▶ [Material for the task]:
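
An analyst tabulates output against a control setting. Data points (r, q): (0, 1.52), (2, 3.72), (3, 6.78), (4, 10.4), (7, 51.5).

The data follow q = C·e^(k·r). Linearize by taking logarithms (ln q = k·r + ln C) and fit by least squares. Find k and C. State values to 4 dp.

Taking logs, ln q = k·r + ln C, so regress ln q on r.
XᵀX = [[78.0000, 16.0000]; [16.0000, 5]], rhs = [45.3277, 9.9298]ᵀ  (here Σr = 16.0000, Σ(r)² = 78.0000, Σln q = 9.9298, Σr·ln q = 45.3277).
Slope k = (n·Σr·ln q − Σr·Σln q)/(n·Σ(r)² − (Σr)²) = (5·45.3277 − 16.0000·9.9298)/134.0000 = 0.50568; ln C = (Σln q − k·Σr)/n = 0.36777, so C = exp(0.36777) = 1.44451.

k = 0.5057, C = 1.4445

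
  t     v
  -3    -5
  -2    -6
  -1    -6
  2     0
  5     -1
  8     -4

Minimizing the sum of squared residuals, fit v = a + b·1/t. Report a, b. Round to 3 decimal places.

Forming MᵀM = [[6, -121/120]; [-121/120, 24001/14400]] and Mᵀv = [-22, 299/30]ᵀ gives MᵀM·[a, b]ᵀ = Mᵀv.
Determinant 6·(24001/14400) − (-121/120)² = 25873/2880.
a = ((-22)·(24001/14400) − (-121/120)·(299/30))/(25873/2880) = -383306/129365; b = (6·(299/30) − (-121/120)·(-22))/(25873/2880) = 108336/25873.

a = -2.963, b = 4.187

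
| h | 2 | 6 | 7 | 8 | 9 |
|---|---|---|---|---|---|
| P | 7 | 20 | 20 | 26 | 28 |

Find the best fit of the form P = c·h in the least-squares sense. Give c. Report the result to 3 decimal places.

c = 3.137

Forming AᵀA = [[234]] and AᵀP = [734]ᵀ gives AᵀA·[c]ᵀ = AᵀP.
Hence c = 734 / 234 ≈ 3.13675.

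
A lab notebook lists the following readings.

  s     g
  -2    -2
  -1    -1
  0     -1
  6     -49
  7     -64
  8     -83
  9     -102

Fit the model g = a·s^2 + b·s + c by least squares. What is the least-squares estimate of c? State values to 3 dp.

c = -1.021

Sums needed: Σs^2·s^2 = 14371, Σs^2·s = 1791, Σs^2 = 235, Σs·s = 235, Σs = 27, Σ1 = 7.
Moment sums: Σs^2·g = -18483, Σs·g = -2319, Σg = -302.
MᵀM·[a, b, c]ᵀ = Mᵀg becomes [[14371, 1791, 235]; [1791, 235, 27]; [235, 27, 7]]·[a, b, c]ᵀ = [-18483, -2319, -302]ᵀ.
Solving the 3×3 system (Gaussian elimination) gives a = -124261/114996, b = -58089/38332, c = -29366/28749.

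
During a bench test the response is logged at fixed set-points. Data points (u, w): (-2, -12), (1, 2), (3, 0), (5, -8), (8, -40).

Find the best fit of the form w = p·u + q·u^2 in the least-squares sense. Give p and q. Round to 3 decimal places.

With design matrix A, AᵀA = [[103, 657]; [657, 4819]] and Aᵀw = [-334, -2806]ᵀ.
Determinant 103·4819 − 657² = 64708.
p = ((-334)·4819 − 657·(-2806))/64708 = 8357/2311; q = (103·(-2806) − 657·(-334))/64708 = -2485/2311.

p = 3.616, q = -1.075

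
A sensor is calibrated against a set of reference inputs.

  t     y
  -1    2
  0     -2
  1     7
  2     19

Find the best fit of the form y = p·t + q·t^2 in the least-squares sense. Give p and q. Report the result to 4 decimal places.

p = 2.1364, q = 3.7727

Entries of AᵀA: Σt·t = 6, Σt·t^2 = 8, Σt^2·t^2 = 18.
Moment sums: Σt·y = 43, Σt^2·y = 85.
Normal equations: [[6, 8]; [8, 18]]·[p, q]ᵀ = [43, 85]ᵀ.
Δ = 6·18 − 8² = 44.
p = (43·18 − 8·85)/44 = 47/22; q = (6·85 − 8·43)/44 = 83/22.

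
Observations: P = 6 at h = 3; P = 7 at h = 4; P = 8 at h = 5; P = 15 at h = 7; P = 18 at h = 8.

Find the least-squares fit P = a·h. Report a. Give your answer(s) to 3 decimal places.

a = 2.055

The normal system AᵀA·[a]ᵀ = AᵀP is [[163]]·[a]ᵀ = [335]ᵀ.
a = 335/163 = 2.05521.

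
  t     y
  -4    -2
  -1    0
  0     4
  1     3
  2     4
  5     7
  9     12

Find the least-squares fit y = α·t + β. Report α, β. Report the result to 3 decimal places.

α = 1.061, β = 2.181

Forming XᵀX = [[128, 12]; [12, 7]] and Xᵀy = [162, 28]ᵀ gives XᵀX·[α, β]ᵀ = Xᵀy.
Eliminating β: 7·(row 1) − 12·(row 2) gives 752·α = 7·162 − 12·28 = 798, so α = 399/376.
Then β = (28 − 12·(399/376))/7 = 205/94.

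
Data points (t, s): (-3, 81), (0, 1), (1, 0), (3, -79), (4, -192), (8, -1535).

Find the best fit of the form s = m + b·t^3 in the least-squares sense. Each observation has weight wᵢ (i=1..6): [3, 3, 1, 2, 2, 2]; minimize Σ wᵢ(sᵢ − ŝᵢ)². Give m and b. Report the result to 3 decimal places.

Forming XᵀWX = [[13, 1126]; [1126, 536126]] and XᵀWs = [-3366, -1607243]ᵀ gives XᵀWX·[m, b]ᵀ = XᵀWs.
Determinant 13·536126 − 1126² = 5701762.
m = ((-3366)·536126 − 1126·(-1607243))/5701762 = 234341/259171; b = (13·(-1607243) − 1126·(-3366))/5701762 = -1554913/518342.

m = 0.904, b = -3.000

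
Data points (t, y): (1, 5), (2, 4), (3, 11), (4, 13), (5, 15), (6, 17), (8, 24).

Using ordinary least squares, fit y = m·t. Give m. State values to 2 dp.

m = 3.01

Normal-equation sums: Σt·t = 155.
Moment sums: Σt·y = 467.
Hence m = 467 / 155 ≈ 3.0129.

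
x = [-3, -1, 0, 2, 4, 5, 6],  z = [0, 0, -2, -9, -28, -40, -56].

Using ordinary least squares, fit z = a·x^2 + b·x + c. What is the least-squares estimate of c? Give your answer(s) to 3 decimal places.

c = -0.587

MᵀM·[a, b, c]ᵀ = Mᵀz reads: 2275·a + 385·b + 91·c = -3500;  385·a + 91·b + 13·c = -666;  91·a + 13·b + 7·c = -135.
Row-reducing yields a = -749/732, b = -709/244, c = -215/366.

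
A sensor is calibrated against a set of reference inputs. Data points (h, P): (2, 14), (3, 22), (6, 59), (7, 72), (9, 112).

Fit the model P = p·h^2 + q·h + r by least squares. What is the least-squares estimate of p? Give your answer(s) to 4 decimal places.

p = 1.0142

Entries of MᵀM: Σh^2·h^2 = 10355, Σh^2·h = 1323, Σh^2 = 179, Σh·h = 179, Σh = 27, Σ1 = 5.
Moment sums: Σh^2·P = 14978, Σh·P = 1960, ΣP = 279.
Row-reducing yields p = 5087/5016, q = 421/152, r = 5689/1254.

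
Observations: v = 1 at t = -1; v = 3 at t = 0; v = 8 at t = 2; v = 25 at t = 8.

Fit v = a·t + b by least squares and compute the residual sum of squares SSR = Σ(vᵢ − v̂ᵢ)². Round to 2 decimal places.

SSR = 0.69

Compute the Gram sums: Σt·t = 69, Σt = 9, Σ1 = 4.
For Xᵀv: Σt·v = 215, Σv = 37.
Normal equations: [[69, 9]; [9, 4]]·[a, b]ᵀ = [215, 37]ᵀ.
Determinant 69·4 − 9² = 195.
a = (215·4 − 9·37)/195 = 527/195; b = (69·37 − 9·215)/195 = 206/65.
Residuals: 8/15, -11/65, -112/195, 41/195; SSR = 134/195.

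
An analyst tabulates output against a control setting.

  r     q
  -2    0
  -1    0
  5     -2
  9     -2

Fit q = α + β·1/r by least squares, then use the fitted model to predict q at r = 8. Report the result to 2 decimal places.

q̂ = -1.81

Compute the Gram sums: Σ1 = 4, Σ1/r = -107/90, Σ1/r·1/r = 10549/8100.
Moment sums: Σq = -4, Σ1/r·q = -28/45.
So AᵀA·[α, β]ᵀ = Aᵀq: [[4, -107/90]; [-107/90, 10549/8100]]·[α, β]ᵀ = [-4, -28/45]ᵀ.
Eliminating β: (10549/8100)·(row 1) − (-107/90)·(row 2) gives (10249/2700)·α = (10549/8100)·(-4) − (-107/90)·(-28/45) = -12047/2025, so α = -48188/30747.
Then β = ((-28/45) − (-107/90)·(-48188/30747))/(10549/8100) = -19560/10249.
At r = 8: q̂ = (-48188/30747)·(1) + (-19560/10249)·(1/8) = -55523/30747.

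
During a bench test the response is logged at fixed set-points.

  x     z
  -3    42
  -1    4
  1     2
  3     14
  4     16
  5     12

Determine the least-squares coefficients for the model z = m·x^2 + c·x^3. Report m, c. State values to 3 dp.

m = 3.100, c = -0.524

Forming MᵀM = [[1045, 4149]; [4149, 21181]] and Mᵀz = [1066, 1766]ᵀ gives MᵀM·[m, c]ᵀ = Mᵀz.
det = 1045·21181 − 4149² = 4919944.
m = (1066·21181 − 4149·1766)/4919944 = 3812953/1229986; c = (1045·1766 − 4149·1066)/4919944 = -644341/1229986.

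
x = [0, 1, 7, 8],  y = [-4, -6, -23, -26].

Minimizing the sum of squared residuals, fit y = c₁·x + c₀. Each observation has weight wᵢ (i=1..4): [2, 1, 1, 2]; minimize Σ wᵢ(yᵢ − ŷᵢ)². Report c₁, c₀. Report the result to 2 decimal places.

c₁ = -2.77, c₀ = -3.76

Forming MᵀWM = [[178, 24]; [24, 6]] and MᵀWy = [-583, -89]ᵀ gives MᵀWM·[c₁, c₀]ᵀ = MᵀWy.
det = 178·6 − 24² = 492.
c₁ = ((-583)·6 − 24·(-89))/492 = -227/82; c₀ = (178·(-89) − 24·(-583))/492 = -925/246.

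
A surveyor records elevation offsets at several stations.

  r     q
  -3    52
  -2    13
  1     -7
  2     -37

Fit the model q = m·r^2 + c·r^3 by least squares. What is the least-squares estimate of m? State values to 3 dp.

m = -3.187

The normal equations are: 114·m + (-242)·c = 365;  (-242)·m + 858·c = -1811.
Eliminating c: 858·(row 1) − (-242)·(row 2) gives 39248·m = 858·365 − (-242)·(-1811) = -125092, so m = -2843/892.
Then c = ((-1811) − (-242)·(-2843/892))/858 = -29531/9812.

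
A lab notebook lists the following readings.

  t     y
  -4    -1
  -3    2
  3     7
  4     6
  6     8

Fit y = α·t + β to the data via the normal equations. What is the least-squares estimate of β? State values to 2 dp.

Sums needed: Σt·t = 86, Σt = 6, Σ1 = 5.
For Xᵀy: Σt·y = 91, Σy = 22.
So XᵀX·[α, β]ᵀ = Xᵀy: [[86, 6]; [6, 5]]·[α, β]ᵀ = [91, 22]ᵀ.
Δ = 86·5 − 6² = 394.
α = (91·5 − 6·22)/394 = 323/394; β = (86·22 − 6·91)/394 = 673/197.

β = 3.42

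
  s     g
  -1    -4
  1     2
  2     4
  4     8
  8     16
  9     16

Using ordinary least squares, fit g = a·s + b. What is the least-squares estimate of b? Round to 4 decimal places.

b = -0.6342

The normal system AᵀA·[a, b]ᵀ = Aᵀg is [[167, 23]; [23, 6]]·[a, b]ᵀ = [318, 42]ᵀ.
Determinant 167·6 − 23² = 473.
a = (318·6 − 23·42)/473 = 942/473; b = (167·42 − 23·318)/473 = -300/473.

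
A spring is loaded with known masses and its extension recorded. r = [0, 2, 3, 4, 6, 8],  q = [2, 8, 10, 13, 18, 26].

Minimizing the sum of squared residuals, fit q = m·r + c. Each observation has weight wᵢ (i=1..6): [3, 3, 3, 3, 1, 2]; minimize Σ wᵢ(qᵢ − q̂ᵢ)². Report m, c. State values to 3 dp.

Compute the Gram sums: Σwᵢ·r·r = 251, Σwᵢ·r = 49, Σwᵢ·1 = 15.
For XᵀWq: Σwᵢ·r·q = 818, Σwᵢ·q = 169.
So XᵀWX·[m, c]ᵀ = XᵀWq: [[251, 49]; [49, 15]]·[m, c]ᵀ = [818, 169]ᵀ.
Eliminating c: 15·(row 1) − 49·(row 2) gives 1364·m = 15·818 − 49·169 = 3989, so m = 3989/1364.
Then c = (169 − 49·(3989/1364))/15 = 2337/1364.

m = 2.924, c = 1.713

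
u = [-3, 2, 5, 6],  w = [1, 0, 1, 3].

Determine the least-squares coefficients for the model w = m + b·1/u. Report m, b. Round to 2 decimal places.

m = 1.36, b = -0.84

From the data, Σ1 = 4, Σ1/u = 8/15, Σ1/u·1/u = 193/450.
Moment sums: Σw = 5, Σ1/u·w = 11/30.
Δ = 4·(193/450) − (8/15)² = 322/225.
m = (5·(193/450) − (8/15)·(11/30))/(322/225) = 877/644; b = (4·(11/30) − (8/15)·5)/(322/225) = -135/161.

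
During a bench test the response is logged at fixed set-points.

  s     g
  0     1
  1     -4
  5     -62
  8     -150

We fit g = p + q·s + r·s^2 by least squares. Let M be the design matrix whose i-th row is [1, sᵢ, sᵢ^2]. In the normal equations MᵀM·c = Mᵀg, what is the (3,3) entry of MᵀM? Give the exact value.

Row 3 ↔ basis s^2, column 3 ↔ basis s^2, so (MᵀM)_{3,3} = Σᵢ (s^2)·(s^2) = (0)·(0) + (1)·(1) + (25)·(25) + (64)·(64) = 4722.

4722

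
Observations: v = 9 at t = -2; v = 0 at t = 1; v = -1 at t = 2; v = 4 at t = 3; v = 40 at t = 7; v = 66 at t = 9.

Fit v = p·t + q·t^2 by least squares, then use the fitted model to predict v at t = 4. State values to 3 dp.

v̂ = 9.109

Normal-equation sums: Σt·t = 148, Σt·t^2 = 1100, Σt^2·t^2 = 9076.
And Σt·v = 866, Σt^2·v = 7374.
Normal equations: [[148, 1100]; [1100, 9076]]·[p, q]ᵀ = [866, 7374]ᵀ.
Eliminating q: 9076·(row 1) − 1100·(row 2) gives 133248·p = 9076·866 − 1100·7374 = -251584, so p = -3931/2082.
Then q = (7374 − 1100·(-3931/2082))/9076 = 1084/1041.
At t = 4: v̂ = (-3931/2082)·(4) + (1084/1041)·(16) = 9482/1041.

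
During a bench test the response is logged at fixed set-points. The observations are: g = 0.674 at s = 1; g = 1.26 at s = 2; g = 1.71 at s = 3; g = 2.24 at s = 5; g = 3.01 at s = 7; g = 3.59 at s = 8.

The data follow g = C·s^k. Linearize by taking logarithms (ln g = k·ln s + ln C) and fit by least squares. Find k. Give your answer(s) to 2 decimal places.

Linearized form: ln g = k·ln s + ln C. From the 6 transformed points,
Over the data: Σln s = 7.4265, Σ(ln s)² = 12.3883, Σln g = 3.5596, Σln s·ln g = 6.8497.
Normal system: [[12.3883, 7.4265]; [7.4265, 6]]·[k, ln C]ᵀ = [6.8497, 3.5596]ᵀ.
Slope k = (n·Σln s·ln g − Σln s·Σln g)/(n·Σ(ln s)² − (Σln s)²) = (6·6.8497 − 7.4265·3.5596)/19.1764 = 0.76460; ln C = (Σln g − k·Σln s)/n = -0.35311.

k = 0.76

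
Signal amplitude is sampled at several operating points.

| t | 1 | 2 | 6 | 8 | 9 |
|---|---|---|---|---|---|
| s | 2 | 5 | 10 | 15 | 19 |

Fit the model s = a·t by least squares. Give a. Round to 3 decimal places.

Compute the Gram sums: Σt·t = 186.
And Σt·s = 363.
Hence a = 363 / 186 ≈ 1.95161.

a = 1.952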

▶ [About this exercise]: The lines needed are those in the data above that hold the string "response"; copy each of them.

▶ [Output]:
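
During a bench test the response is logged at fixed set-points. Data points (u, w): (-2, -12), (1, 2), (3, 0), (5, -8), (8, -40).
During a bench test the response is logged at fixed set-points.
During a bench test the response is logged at fixed set-points.
During a bench test the response is logged at fixed set-points. The observations are: g = 0.674 at s = 1; g = 1.26 at s = 2; g = 1.71 at s = 3; g = 2.24 at s = 5; g = 3.01 at s = 7; g = 3.59 at s = 8.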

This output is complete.